### What to work on
From the entries below, transcribe exactly the lines between the line holding "Beta -> Epsilon: [N631V, D940L, C375A]" and the line holding "Epsilon -> Beta: [R986N]", inclusive; skip all other lines.

====

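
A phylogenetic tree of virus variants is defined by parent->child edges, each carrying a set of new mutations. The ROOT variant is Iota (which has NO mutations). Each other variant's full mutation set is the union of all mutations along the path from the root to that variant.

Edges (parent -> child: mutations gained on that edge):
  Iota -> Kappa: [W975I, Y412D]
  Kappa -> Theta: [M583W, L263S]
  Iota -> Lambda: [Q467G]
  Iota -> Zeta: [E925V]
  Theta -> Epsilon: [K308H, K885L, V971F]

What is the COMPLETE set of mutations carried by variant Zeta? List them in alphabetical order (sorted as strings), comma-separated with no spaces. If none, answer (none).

Answer: E925V

Derivation:
At Iota: gained [] -> total []
At Zeta: gained ['E925V'] -> total ['E925V']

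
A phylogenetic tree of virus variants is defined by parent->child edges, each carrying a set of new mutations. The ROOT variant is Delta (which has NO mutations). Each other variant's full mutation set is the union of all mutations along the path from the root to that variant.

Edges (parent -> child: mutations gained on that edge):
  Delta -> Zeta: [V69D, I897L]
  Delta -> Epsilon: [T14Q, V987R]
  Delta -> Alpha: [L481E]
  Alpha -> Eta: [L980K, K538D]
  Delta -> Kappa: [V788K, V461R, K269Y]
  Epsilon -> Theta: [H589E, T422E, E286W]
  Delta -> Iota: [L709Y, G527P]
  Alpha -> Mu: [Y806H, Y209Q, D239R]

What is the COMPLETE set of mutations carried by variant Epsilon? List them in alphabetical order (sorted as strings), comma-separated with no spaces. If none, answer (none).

Answer: T14Q,V987R

Derivation:
At Delta: gained [] -> total []
At Epsilon: gained ['T14Q', 'V987R'] -> total ['T14Q', 'V987R']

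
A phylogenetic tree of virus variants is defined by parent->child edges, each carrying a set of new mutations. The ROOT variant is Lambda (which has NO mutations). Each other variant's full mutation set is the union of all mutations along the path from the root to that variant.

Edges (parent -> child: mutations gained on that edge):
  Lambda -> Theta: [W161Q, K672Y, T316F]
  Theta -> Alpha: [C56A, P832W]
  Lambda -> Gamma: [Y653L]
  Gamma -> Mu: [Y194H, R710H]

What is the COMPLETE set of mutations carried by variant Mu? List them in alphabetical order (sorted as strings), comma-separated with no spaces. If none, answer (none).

At Lambda: gained [] -> total []
At Gamma: gained ['Y653L'] -> total ['Y653L']
At Mu: gained ['Y194H', 'R710H'] -> total ['R710H', 'Y194H', 'Y653L']

Answer: R710H,Y194H,Y653L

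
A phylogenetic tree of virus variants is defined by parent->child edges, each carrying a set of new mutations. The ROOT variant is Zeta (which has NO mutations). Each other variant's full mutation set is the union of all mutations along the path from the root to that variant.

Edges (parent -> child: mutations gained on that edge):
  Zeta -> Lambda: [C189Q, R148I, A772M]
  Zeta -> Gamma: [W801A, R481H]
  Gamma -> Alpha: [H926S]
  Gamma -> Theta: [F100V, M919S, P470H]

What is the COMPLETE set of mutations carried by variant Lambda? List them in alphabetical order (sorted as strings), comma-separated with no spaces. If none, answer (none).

At Zeta: gained [] -> total []
At Lambda: gained ['C189Q', 'R148I', 'A772M'] -> total ['A772M', 'C189Q', 'R148I']

Answer: A772M,C189Q,R148I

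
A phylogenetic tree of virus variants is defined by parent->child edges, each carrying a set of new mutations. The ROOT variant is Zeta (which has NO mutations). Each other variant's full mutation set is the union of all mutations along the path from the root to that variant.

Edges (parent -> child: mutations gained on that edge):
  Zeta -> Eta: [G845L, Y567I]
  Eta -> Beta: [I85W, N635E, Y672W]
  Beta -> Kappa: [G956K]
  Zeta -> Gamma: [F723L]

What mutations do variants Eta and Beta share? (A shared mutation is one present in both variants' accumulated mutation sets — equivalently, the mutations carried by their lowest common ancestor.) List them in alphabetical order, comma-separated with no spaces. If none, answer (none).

Accumulating mutations along path to Eta:
  At Zeta: gained [] -> total []
  At Eta: gained ['G845L', 'Y567I'] -> total ['G845L', 'Y567I']
Mutations(Eta) = ['G845L', 'Y567I']
Accumulating mutations along path to Beta:
  At Zeta: gained [] -> total []
  At Eta: gained ['G845L', 'Y567I'] -> total ['G845L', 'Y567I']
  At Beta: gained ['I85W', 'N635E', 'Y672W'] -> total ['G845L', 'I85W', 'N635E', 'Y567I', 'Y672W']
Mutations(Beta) = ['G845L', 'I85W', 'N635E', 'Y567I', 'Y672W']
Intersection: ['G845L', 'Y567I'] ∩ ['G845L', 'I85W', 'N635E', 'Y567I', 'Y672W'] = ['G845L', 'Y567I']

Answer: G845L,Y567I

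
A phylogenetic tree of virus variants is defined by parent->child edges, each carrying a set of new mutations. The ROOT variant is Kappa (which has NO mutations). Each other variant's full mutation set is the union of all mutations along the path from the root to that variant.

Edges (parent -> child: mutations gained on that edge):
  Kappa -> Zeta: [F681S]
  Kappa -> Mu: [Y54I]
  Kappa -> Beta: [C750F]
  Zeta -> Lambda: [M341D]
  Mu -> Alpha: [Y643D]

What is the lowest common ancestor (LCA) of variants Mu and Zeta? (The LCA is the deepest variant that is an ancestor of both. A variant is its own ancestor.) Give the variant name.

Answer: Kappa

Derivation:
Path from root to Mu: Kappa -> Mu
  ancestors of Mu: {Kappa, Mu}
Path from root to Zeta: Kappa -> Zeta
  ancestors of Zeta: {Kappa, Zeta}
Common ancestors: {Kappa}
Walk up from Zeta: Zeta (not in ancestors of Mu), Kappa (in ancestors of Mu)
Deepest common ancestor (LCA) = Kappa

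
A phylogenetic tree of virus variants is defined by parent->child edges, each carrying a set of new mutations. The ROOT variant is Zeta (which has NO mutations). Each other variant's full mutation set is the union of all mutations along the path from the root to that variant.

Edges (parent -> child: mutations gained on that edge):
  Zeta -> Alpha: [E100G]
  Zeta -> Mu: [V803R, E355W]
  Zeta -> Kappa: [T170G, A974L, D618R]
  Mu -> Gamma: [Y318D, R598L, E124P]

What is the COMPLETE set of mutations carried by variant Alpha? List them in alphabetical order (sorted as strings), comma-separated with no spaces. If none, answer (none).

Answer: E100G

Derivation:
At Zeta: gained [] -> total []
At Alpha: gained ['E100G'] -> total ['E100G']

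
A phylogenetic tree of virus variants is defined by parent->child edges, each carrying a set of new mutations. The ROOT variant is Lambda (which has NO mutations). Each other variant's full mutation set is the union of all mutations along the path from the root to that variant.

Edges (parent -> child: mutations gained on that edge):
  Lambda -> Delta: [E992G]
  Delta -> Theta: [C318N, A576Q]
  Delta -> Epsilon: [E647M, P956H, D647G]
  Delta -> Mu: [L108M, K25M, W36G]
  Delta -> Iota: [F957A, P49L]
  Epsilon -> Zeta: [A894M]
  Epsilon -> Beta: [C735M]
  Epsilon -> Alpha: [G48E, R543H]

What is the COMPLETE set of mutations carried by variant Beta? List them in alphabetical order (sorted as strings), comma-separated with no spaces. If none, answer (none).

At Lambda: gained [] -> total []
At Delta: gained ['E992G'] -> total ['E992G']
At Epsilon: gained ['E647M', 'P956H', 'D647G'] -> total ['D647G', 'E647M', 'E992G', 'P956H']
At Beta: gained ['C735M'] -> total ['C735M', 'D647G', 'E647M', 'E992G', 'P956H']

Answer: C735M,D647G,E647M,E992G,P956H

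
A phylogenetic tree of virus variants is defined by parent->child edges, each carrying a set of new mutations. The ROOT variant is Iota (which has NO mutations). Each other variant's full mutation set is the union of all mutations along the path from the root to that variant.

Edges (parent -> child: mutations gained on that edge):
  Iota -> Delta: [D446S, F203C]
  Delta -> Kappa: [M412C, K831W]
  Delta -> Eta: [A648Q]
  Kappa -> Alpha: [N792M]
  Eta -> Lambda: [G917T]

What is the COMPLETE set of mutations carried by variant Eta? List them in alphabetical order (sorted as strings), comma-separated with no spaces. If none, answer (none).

Answer: A648Q,D446S,F203C

Derivation:
At Iota: gained [] -> total []
At Delta: gained ['D446S', 'F203C'] -> total ['D446S', 'F203C']
At Eta: gained ['A648Q'] -> total ['A648Q', 'D446S', 'F203C']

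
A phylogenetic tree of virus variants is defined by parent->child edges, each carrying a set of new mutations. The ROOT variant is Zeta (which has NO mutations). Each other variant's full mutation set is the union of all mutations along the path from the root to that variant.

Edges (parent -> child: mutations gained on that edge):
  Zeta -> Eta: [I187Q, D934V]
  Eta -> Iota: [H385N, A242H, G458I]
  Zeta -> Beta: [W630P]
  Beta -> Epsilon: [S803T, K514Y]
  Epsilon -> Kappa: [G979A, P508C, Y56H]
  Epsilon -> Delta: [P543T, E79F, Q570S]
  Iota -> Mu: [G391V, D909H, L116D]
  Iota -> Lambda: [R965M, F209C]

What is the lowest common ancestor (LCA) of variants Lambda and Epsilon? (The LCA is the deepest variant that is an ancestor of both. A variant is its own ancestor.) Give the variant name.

Answer: Zeta

Derivation:
Path from root to Lambda: Zeta -> Eta -> Iota -> Lambda
  ancestors of Lambda: {Zeta, Eta, Iota, Lambda}
Path from root to Epsilon: Zeta -> Beta -> Epsilon
  ancestors of Epsilon: {Zeta, Beta, Epsilon}
Common ancestors: {Zeta}
Walk up from Epsilon: Epsilon (not in ancestors of Lambda), Beta (not in ancestors of Lambda), Zeta (in ancestors of Lambda)
Deepest common ancestor (LCA) = Zeta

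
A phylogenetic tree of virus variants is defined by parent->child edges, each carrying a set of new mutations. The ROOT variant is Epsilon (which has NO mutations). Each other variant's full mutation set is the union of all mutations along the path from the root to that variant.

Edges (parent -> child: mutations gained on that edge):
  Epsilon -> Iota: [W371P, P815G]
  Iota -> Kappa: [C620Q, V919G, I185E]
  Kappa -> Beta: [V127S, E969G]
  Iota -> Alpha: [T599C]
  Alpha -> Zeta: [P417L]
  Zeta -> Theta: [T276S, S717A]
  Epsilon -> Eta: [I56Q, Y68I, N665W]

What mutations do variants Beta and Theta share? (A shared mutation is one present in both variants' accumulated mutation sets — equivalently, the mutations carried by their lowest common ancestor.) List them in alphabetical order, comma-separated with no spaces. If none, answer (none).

Answer: P815G,W371P

Derivation:
Accumulating mutations along path to Beta:
  At Epsilon: gained [] -> total []
  At Iota: gained ['W371P', 'P815G'] -> total ['P815G', 'W371P']
  At Kappa: gained ['C620Q', 'V919G', 'I185E'] -> total ['C620Q', 'I185E', 'P815G', 'V919G', 'W371P']
  At Beta: gained ['V127S', 'E969G'] -> total ['C620Q', 'E969G', 'I185E', 'P815G', 'V127S', 'V919G', 'W371P']
Mutations(Beta) = ['C620Q', 'E969G', 'I185E', 'P815G', 'V127S', 'V919G', 'W371P']
Accumulating mutations along path to Theta:
  At Epsilon: gained [] -> total []
  At Iota: gained ['W371P', 'P815G'] -> total ['P815G', 'W371P']
  At Alpha: gained ['T599C'] -> total ['P815G', 'T599C', 'W371P']
  At Zeta: gained ['P417L'] -> total ['P417L', 'P815G', 'T599C', 'W371P']
  At Theta: gained ['T276S', 'S717A'] -> total ['P417L', 'P815G', 'S717A', 'T276S', 'T599C', 'W371P']
Mutations(Theta) = ['P417L', 'P815G', 'S717A', 'T276S', 'T599C', 'W371P']
Intersection: ['C620Q', 'E969G', 'I185E', 'P815G', 'V127S', 'V919G', 'W371P'] ∩ ['P417L', 'P815G', 'S717A', 'T276S', 'T599C', 'W371P'] = ['P815G', 'W371P']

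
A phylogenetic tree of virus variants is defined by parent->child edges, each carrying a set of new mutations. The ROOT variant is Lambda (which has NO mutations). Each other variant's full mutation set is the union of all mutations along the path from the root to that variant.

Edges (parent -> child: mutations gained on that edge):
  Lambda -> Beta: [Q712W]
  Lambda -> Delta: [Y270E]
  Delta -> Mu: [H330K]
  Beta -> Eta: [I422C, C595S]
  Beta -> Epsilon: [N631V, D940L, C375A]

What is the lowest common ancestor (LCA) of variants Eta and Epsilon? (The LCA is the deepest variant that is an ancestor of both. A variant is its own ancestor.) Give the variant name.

Answer: Beta

Derivation:
Path from root to Eta: Lambda -> Beta -> Eta
  ancestors of Eta: {Lambda, Beta, Eta}
Path from root to Epsilon: Lambda -> Beta -> Epsilon
  ancestors of Epsilon: {Lambda, Beta, Epsilon}
Common ancestors: {Lambda, Beta}
Walk up from Epsilon: Epsilon (not in ancestors of Eta), Beta (in ancestors of Eta), Lambda (in ancestors of Eta)
Deepest common ancestor (LCA) = Beta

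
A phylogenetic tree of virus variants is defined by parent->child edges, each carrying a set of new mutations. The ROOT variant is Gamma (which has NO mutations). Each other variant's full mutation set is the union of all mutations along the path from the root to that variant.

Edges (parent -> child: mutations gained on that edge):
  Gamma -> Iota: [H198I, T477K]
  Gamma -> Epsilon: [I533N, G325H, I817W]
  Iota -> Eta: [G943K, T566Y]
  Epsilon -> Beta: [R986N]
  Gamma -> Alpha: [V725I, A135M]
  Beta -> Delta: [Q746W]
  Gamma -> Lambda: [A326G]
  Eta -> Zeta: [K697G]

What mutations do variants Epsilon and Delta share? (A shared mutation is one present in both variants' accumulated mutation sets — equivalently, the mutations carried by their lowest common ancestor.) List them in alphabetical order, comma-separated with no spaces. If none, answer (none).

Answer: G325H,I533N,I817W

Derivation:
Accumulating mutations along path to Epsilon:
  At Gamma: gained [] -> total []
  At Epsilon: gained ['I533N', 'G325H', 'I817W'] -> total ['G325H', 'I533N', 'I817W']
Mutations(Epsilon) = ['G325H', 'I533N', 'I817W']
Accumulating mutations along path to Delta:
  At Gamma: gained [] -> total []
  At Epsilon: gained ['I533N', 'G325H', 'I817W'] -> total ['G325H', 'I533N', 'I817W']
  At Beta: gained ['R986N'] -> total ['G325H', 'I533N', 'I817W', 'R986N']
  At Delta: gained ['Q746W'] -> total ['G325H', 'I533N', 'I817W', 'Q746W', 'R986N']
Mutations(Delta) = ['G325H', 'I533N', 'I817W', 'Q746W', 'R986N']
Intersection: ['G325H', 'I533N', 'I817W'] ∩ ['G325H', 'I533N', 'I817W', 'Q746W', 'R986N'] = ['G325H', 'I533N', 'I817W']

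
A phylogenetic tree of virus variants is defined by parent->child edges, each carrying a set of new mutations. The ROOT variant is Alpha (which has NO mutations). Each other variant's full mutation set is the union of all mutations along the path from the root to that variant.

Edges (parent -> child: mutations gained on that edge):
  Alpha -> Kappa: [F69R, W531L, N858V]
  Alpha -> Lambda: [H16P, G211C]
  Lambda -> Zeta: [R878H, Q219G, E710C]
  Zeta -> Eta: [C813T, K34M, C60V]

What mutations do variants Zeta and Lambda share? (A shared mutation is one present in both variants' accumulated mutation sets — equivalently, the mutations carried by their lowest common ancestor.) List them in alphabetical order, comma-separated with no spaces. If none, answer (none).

Answer: G211C,H16P

Derivation:
Accumulating mutations along path to Zeta:
  At Alpha: gained [] -> total []
  At Lambda: gained ['H16P', 'G211C'] -> total ['G211C', 'H16P']
  At Zeta: gained ['R878H', 'Q219G', 'E710C'] -> total ['E710C', 'G211C', 'H16P', 'Q219G', 'R878H']
Mutations(Zeta) = ['E710C', 'G211C', 'H16P', 'Q219G', 'R878H']
Accumulating mutations along path to Lambda:
  At Alpha: gained [] -> total []
  At Lambda: gained ['H16P', 'G211C'] -> total ['G211C', 'H16P']
Mutations(Lambda) = ['G211C', 'H16P']
Intersection: ['E710C', 'G211C', 'H16P', 'Q219G', 'R878H'] ∩ ['G211C', 'H16P'] = ['G211C', 'H16P']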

====

### Solution to this problem
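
  Beta -> Epsilon: [N631V, D940L, C375A]

What is the lowest common ancestor (LCA) of variants Eta and Epsilon? (The LCA is the deepest variant that is an ancestor of both. A variant is its own ancestor.) Give the variant name.

Answer: Beta

Derivation:
Path from root to Eta: Lambda -> Beta -> Eta
  ancestors of Eta: {Lambda, Beta, Eta}
Path from root to Epsilon: Lambda -> Beta -> Epsilon
  ancestors of Epsilon: {Lambda, Beta, Epsilon}
Common ancestors: {Lambda, Beta}
Walk up from Epsilon: Epsilon (not in ancestors of Eta), Beta (in ancestors of Eta), Lambda (in ancestors of Eta)
Deepest common ancestor (LCA) = Beta

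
A phylogenetic tree of virus variants is defined by parent->child edges, each carrying a set of new mutations. The ROOT variant is Gamma (which has NO mutations). Each other variant's full mutation set is the union of all mutations along the path from the root to that variant.

Edges (parent -> child: mutations gained on that edge):
  Gamma -> Iota: [H198I, T477K]
  Gamma -> Epsilon: [I533N, G325H, I817W]
  Iota -> Eta: [G943K, T566Y]
  Epsilon -> Beta: [R986N]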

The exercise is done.